= Beginning of Section =

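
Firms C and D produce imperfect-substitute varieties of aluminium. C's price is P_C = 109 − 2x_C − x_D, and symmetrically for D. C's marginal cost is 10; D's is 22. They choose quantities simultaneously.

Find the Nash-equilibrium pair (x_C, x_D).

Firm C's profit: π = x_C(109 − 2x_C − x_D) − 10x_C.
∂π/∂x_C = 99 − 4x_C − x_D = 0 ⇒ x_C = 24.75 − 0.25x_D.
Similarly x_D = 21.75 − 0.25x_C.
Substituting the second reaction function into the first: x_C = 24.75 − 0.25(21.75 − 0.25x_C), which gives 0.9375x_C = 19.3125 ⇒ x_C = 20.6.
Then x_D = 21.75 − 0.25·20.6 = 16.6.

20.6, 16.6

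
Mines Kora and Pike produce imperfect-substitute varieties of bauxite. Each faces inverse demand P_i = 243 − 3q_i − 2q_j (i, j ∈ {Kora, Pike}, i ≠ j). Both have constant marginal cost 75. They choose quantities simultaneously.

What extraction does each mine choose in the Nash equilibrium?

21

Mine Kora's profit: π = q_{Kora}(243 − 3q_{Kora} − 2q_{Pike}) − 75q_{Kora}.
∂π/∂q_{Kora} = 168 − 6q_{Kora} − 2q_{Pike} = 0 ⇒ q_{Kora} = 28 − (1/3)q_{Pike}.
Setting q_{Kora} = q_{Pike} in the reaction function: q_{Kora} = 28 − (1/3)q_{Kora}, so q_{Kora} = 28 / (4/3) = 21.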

= End of Section =
= Beginning of Section =

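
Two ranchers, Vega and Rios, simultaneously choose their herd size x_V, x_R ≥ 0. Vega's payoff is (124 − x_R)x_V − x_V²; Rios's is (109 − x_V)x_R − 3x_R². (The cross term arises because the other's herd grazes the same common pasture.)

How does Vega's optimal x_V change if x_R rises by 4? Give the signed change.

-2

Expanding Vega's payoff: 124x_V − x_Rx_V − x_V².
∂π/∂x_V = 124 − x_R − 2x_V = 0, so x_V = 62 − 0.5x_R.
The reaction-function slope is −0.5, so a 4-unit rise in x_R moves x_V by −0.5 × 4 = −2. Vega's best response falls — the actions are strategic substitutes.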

= End of Section =

Find the word "cost" in the entries, and copy every line it shows up in.

Result:
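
Firms C and D produce imperfect-substitute varieties of aluminium. C's price is P_C = 109 − 2x_C − x_D, and symmetrically for D. C's marginal cost is 10; D's is 22. They choose quantities simultaneously.
Mines Kora and Pike produce imperfect-substitute varieties of bauxite. Each faces inverse demand P_i = 243 − 3q_i − 2q_j (i, j ∈ {Kora, Pike}, i ≠ j). Both have constant marginal cost 75. They choose quantities simultaneously.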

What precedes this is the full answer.